→ PROBLEM DETAILS: Find the line in the entries below that contains "A society's 7". Repeat it exactly, and every line after it through the line that contains "1: Norbury then".

→ RECORDS SUPPLIED:
• • • •

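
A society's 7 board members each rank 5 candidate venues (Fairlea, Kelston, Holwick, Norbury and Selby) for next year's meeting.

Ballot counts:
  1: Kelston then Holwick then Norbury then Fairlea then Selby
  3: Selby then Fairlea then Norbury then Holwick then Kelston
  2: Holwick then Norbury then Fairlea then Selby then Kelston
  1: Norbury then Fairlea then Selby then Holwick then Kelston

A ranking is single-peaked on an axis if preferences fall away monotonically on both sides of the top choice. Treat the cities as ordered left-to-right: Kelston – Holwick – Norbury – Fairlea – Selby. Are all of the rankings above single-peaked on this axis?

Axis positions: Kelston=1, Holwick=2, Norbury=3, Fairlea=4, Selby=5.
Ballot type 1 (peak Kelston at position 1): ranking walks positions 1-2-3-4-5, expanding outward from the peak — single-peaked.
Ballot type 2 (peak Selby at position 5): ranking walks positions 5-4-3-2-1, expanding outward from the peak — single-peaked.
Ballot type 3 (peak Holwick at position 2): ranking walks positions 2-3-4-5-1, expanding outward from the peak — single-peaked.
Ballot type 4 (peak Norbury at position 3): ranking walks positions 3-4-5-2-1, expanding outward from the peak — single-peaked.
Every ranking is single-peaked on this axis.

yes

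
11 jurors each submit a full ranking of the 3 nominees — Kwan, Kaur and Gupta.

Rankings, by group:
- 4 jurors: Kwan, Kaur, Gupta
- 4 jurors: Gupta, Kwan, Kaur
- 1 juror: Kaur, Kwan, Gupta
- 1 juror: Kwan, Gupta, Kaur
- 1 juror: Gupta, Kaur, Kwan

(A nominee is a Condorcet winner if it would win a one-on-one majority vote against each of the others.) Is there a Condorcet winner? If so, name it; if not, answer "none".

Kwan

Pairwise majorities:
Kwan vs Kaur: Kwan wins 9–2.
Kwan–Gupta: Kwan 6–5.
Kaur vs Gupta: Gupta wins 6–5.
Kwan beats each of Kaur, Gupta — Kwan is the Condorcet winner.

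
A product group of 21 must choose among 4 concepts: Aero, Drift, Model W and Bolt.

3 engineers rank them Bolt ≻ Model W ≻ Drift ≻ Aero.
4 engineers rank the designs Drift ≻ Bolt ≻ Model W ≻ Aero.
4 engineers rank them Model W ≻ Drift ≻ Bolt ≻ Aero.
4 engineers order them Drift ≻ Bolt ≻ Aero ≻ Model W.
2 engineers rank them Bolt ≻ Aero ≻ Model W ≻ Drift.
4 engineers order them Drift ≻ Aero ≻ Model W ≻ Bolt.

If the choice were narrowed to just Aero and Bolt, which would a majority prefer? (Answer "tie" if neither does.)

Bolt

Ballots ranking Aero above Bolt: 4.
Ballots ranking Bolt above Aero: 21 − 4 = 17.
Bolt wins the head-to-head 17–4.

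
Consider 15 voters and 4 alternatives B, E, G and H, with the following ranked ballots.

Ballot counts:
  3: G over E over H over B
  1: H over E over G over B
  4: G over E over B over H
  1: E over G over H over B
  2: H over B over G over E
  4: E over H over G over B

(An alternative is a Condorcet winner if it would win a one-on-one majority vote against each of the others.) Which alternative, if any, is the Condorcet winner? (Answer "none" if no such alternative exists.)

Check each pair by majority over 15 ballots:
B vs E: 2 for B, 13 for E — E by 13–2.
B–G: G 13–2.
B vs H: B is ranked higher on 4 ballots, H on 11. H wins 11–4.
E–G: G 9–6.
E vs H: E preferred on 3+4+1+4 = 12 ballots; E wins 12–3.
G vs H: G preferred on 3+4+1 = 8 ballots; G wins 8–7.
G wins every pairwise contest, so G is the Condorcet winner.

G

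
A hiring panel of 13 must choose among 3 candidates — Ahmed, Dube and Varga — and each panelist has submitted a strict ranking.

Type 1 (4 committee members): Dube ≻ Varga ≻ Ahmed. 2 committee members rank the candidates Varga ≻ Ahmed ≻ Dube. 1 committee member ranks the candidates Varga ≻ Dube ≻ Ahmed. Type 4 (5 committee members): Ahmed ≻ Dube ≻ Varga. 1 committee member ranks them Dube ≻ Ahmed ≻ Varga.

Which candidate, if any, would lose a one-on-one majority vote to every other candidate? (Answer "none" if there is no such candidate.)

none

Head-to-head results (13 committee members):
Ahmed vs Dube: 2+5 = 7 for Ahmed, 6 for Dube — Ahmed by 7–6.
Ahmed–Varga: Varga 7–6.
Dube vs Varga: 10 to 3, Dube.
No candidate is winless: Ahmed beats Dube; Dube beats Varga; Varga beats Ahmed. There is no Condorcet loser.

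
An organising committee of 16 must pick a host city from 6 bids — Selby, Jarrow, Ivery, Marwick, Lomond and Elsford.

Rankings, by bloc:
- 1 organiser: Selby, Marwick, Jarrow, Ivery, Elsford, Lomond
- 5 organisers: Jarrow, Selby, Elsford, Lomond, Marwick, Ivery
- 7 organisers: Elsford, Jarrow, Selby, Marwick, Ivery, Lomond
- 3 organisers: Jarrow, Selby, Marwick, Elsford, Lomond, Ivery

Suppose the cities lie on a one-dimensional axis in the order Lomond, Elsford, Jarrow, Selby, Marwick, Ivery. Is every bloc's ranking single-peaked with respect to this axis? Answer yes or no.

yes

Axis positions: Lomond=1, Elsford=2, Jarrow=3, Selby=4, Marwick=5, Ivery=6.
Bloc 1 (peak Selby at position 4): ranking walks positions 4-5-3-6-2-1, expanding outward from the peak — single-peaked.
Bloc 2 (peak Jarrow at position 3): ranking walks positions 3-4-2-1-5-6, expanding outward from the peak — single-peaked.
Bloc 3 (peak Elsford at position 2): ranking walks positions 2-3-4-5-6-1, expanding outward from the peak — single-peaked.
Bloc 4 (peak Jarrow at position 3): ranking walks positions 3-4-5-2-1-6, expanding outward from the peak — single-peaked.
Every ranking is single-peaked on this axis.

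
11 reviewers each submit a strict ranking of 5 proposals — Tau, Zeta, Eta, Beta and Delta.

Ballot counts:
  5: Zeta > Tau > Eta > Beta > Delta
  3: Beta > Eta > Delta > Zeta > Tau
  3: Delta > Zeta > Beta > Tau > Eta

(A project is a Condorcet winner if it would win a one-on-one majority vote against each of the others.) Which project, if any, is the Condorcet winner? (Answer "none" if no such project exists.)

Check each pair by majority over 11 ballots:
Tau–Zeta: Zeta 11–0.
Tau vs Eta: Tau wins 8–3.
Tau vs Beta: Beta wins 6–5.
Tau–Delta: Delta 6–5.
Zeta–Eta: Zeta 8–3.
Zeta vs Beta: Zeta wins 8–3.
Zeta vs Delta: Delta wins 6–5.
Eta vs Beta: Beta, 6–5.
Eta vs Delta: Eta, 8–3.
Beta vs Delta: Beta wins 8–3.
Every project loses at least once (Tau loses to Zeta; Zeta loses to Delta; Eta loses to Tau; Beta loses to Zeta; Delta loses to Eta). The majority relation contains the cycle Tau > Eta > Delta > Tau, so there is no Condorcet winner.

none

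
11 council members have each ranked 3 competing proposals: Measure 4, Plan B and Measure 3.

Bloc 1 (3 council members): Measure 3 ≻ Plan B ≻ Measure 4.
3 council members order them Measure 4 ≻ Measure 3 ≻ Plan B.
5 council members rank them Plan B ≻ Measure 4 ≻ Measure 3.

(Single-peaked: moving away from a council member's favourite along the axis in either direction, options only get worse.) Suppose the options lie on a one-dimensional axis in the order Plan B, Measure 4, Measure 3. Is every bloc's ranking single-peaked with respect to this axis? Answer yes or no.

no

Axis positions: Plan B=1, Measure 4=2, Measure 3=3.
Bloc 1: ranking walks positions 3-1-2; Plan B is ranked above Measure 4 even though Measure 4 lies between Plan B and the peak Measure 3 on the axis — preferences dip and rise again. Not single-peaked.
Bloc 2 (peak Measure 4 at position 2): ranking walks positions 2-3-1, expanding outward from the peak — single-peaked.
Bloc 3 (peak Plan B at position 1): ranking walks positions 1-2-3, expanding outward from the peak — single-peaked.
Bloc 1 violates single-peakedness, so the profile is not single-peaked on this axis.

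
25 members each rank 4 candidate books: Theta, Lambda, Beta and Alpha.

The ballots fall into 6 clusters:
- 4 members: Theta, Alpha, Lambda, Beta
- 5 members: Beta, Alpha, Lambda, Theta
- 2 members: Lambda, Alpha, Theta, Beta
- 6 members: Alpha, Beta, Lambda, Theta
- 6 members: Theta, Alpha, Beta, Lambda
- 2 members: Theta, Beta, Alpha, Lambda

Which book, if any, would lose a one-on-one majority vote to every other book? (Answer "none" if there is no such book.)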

• • • •

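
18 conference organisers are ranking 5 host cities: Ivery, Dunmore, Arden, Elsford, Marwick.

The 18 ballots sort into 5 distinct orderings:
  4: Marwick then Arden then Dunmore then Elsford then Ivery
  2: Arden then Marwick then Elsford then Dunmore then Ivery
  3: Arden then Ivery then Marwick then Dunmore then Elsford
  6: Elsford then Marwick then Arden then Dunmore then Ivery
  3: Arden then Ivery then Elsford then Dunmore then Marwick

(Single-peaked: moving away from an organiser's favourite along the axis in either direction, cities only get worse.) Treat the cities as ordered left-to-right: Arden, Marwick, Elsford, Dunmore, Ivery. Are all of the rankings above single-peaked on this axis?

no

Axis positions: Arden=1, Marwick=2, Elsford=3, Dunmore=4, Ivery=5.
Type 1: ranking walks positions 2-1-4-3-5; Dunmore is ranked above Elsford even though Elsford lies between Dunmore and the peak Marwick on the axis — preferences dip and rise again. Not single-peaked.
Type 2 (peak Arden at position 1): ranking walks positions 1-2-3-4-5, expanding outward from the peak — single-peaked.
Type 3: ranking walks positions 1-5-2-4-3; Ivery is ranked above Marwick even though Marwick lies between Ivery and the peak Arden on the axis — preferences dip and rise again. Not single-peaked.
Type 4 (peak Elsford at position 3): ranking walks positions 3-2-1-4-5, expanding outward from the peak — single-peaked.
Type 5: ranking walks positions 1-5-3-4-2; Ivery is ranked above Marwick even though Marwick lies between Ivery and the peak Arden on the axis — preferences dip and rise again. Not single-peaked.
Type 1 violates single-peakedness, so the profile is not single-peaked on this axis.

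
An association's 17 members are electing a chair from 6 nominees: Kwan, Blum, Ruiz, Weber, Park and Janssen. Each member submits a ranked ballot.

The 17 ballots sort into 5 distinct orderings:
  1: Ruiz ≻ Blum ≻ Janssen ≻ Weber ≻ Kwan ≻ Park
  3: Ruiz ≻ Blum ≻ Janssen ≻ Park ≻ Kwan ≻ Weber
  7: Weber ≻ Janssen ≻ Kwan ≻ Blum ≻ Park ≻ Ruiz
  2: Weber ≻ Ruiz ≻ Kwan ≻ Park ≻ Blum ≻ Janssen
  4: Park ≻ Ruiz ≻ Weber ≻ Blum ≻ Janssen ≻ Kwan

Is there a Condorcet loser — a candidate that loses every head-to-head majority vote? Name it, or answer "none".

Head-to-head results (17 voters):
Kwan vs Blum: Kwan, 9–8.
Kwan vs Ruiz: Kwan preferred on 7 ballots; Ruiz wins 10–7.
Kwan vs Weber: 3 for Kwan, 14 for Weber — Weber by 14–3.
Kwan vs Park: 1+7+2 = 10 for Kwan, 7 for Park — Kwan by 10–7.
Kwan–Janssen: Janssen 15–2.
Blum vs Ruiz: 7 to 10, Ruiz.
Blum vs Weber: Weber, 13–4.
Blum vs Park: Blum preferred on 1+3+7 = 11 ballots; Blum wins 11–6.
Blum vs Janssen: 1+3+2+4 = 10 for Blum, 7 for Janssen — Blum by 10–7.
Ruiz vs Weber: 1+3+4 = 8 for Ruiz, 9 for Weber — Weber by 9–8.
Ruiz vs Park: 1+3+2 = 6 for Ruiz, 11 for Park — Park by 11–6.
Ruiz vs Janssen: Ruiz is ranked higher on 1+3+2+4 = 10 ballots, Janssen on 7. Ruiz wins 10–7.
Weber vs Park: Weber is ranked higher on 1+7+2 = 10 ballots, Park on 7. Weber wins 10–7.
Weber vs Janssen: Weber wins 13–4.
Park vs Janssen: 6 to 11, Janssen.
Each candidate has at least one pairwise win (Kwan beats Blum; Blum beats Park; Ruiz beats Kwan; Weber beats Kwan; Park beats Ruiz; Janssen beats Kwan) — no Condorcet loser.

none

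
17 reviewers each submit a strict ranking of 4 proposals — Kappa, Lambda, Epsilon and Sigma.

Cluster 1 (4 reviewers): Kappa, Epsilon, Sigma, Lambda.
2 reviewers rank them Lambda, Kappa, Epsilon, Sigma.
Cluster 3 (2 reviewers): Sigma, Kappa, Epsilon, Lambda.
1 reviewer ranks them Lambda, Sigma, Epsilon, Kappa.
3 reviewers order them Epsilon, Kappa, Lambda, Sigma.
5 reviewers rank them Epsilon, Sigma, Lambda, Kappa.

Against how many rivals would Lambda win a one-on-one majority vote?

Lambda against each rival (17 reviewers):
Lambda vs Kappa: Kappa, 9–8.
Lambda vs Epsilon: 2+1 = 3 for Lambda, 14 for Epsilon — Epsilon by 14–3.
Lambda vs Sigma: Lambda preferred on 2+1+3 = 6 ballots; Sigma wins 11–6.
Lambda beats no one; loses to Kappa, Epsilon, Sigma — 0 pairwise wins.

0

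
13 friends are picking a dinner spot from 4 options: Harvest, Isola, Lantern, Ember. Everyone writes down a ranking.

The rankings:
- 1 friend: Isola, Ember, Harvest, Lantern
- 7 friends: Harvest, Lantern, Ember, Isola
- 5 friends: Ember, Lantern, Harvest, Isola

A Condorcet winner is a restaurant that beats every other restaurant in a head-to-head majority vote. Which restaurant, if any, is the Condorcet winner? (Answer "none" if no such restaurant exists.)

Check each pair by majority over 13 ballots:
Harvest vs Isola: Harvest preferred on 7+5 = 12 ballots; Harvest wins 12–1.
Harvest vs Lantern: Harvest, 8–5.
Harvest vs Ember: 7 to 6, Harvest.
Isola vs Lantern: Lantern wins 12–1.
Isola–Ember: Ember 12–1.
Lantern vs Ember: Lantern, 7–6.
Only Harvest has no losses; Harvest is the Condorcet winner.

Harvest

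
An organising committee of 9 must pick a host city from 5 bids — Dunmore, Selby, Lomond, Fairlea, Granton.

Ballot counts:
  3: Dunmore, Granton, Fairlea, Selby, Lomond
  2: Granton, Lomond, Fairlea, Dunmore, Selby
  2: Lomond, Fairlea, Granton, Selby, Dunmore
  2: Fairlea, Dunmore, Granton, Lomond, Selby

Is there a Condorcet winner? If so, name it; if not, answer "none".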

• • • •

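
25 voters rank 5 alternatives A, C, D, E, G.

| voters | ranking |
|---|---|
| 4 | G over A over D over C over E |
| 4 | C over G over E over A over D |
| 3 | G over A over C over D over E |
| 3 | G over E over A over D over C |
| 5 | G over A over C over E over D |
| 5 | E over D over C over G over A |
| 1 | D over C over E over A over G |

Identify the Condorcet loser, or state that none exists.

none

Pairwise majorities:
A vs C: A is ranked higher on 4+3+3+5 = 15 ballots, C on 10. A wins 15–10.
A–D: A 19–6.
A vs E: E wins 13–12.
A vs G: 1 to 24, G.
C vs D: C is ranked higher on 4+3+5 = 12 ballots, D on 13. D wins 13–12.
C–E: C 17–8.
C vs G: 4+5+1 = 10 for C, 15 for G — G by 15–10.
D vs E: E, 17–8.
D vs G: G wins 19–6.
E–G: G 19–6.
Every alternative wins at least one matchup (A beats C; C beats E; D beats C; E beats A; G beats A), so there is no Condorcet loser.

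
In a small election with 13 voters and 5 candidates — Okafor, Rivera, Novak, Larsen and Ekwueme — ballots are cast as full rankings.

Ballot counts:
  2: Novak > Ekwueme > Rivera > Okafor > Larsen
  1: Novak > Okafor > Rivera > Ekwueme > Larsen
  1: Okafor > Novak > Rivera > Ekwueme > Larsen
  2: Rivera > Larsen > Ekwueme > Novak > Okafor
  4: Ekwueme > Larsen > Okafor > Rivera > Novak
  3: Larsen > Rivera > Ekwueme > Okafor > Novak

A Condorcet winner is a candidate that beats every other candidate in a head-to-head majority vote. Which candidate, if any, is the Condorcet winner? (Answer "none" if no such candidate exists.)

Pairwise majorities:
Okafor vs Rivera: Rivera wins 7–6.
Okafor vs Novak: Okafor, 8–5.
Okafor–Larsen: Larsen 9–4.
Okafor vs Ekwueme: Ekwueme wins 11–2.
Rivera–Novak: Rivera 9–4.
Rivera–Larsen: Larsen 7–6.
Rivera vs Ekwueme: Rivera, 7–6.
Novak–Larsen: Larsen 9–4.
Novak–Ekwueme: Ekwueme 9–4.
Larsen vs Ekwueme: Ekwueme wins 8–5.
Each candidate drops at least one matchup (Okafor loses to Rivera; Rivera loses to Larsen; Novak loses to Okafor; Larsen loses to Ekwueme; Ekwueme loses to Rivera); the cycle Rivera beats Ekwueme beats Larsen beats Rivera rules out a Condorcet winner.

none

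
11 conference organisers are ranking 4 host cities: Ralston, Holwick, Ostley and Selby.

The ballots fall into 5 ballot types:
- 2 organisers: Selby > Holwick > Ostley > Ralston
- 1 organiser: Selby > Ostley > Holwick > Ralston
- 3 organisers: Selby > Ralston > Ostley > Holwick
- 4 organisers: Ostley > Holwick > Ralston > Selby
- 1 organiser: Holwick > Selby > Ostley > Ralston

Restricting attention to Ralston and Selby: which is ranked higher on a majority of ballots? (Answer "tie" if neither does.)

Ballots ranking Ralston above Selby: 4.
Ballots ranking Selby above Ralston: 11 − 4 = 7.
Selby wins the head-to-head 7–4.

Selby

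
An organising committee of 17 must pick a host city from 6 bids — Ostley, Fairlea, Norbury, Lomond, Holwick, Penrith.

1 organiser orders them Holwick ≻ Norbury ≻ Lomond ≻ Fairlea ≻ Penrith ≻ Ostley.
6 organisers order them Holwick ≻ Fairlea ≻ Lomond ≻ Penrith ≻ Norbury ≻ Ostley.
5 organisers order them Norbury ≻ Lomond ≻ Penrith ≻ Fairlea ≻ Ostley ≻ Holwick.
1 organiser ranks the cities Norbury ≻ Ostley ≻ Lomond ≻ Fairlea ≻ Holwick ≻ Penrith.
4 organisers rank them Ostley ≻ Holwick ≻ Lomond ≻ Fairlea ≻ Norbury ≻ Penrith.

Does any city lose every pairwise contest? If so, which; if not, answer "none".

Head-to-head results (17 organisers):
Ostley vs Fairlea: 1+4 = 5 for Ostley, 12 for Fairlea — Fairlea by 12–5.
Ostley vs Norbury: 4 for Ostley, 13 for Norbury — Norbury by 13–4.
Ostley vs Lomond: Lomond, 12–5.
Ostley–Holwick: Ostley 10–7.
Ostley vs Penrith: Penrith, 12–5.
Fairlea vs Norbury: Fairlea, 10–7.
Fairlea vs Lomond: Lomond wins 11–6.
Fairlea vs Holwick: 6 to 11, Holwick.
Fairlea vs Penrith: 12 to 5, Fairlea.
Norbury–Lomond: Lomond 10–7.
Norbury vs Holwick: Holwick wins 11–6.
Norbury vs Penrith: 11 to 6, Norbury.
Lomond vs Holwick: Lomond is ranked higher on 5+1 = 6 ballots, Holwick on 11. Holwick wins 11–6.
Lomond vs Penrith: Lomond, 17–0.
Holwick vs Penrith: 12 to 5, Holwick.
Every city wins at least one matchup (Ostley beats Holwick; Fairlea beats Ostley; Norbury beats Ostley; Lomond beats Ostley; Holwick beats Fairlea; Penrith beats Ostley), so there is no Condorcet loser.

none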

• • • •

→ TASK RESULT:
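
A society's 7 board members each rank 5 candidate venues (Fairlea, Kelston, Holwick, Norbury and Selby) for next year's meeting.

Ballot counts:
  1: Kelston then Holwick then Norbury then Fairlea then Selby
  3: Selby then Fairlea then Norbury then Holwick then Kelston
  2: Holwick then Norbury then Fairlea then Selby then Kelston
  1: Norbury then Fairlea then Selby then Holwick then Kelston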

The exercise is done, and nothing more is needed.